◆ What to produce
Pull every line containing "mixture" out of the listing below.

------

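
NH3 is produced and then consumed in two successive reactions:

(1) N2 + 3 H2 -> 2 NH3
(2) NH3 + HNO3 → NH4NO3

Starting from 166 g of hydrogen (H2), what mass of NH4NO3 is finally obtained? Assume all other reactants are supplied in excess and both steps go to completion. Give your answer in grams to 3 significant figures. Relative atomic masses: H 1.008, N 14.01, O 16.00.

4390 g

M(H2) = 2(1.008) = 2.016 g/mol.
M(NH4NO3) = 2(14.01) + 4(1.008) + 3(16.00) = 80.052 g/mol.
n(H2) = 166.0 / 2.016 = 82.34 mol.
Step 1 gives a 3:2 ratio of H2 to NH3, so n(NH3) = 54.89 mol.
In step 2 the NH3:NH4NO3 ratio is 1:1, so n(NH4NO3) = 54.89 mol.
Mass of NH4NO3 = 54.89 × 80.052 = 4394 g.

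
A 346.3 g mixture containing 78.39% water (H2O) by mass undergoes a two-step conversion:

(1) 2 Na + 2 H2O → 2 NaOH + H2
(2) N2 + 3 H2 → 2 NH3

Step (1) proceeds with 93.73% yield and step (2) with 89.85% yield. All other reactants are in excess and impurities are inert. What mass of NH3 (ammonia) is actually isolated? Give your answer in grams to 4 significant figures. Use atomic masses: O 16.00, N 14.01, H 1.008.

72.05 g

Pure H2O = 346.3 × 0.7839 = 271.46 g.
M(H2O) = 2(1.008) + 16.00 = 18.016 g/mol.
M(NH3) = 14.01 + 3(1.008) = 17.034 g/mol.
n(H2O) = 271.46 / 18.016 = 15.068 mol.
Step 1 (H2O:H2 = 2:1): theoretical n(H2) = 7.5340 mol; at 93.73% yield, n(H2) = 7.0616 mol.
Step 2 (H2:NH3 = 3:2): theoretical n(NH3) = 4.7077 mol, so theoretical mass = 4.7077 × 17.034 = 80.192 g.
At 89.85% yield, actual mass of NH3 = 80.192 × 0.8985 = 72.052 g.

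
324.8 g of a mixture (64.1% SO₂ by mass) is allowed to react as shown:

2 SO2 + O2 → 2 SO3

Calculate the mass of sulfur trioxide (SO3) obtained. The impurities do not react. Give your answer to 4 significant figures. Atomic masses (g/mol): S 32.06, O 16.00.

260.2 g

Mass of pure SO2 = 324.8 g × 0.641 = 208.20 g.
M(SO2) = 32.06 + 2(16.00) = 64.06 g/mol.
M(SO3) = 32.06 + 3(16.00) = 80.06 g/mol.
n(SO2) = 208.20 g / 64.06 g/mol = 3.2500 mol.
From the equation the SO2:SO3 mole ratio is 2:2, so n(SO3) = 3.2500 × 2/2 = 3.2500 mol.
Mass of SO3 = 3.2500 mol × 80.06 g/mol = 260.20 g.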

------

◆ Answer
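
A 346.3 g mixture containing 78.39% water (H2O) by mass undergoes a two-step conversion:
324.8 g of a mixture (64.1% SO₂ by mass) is allowed to react as shown: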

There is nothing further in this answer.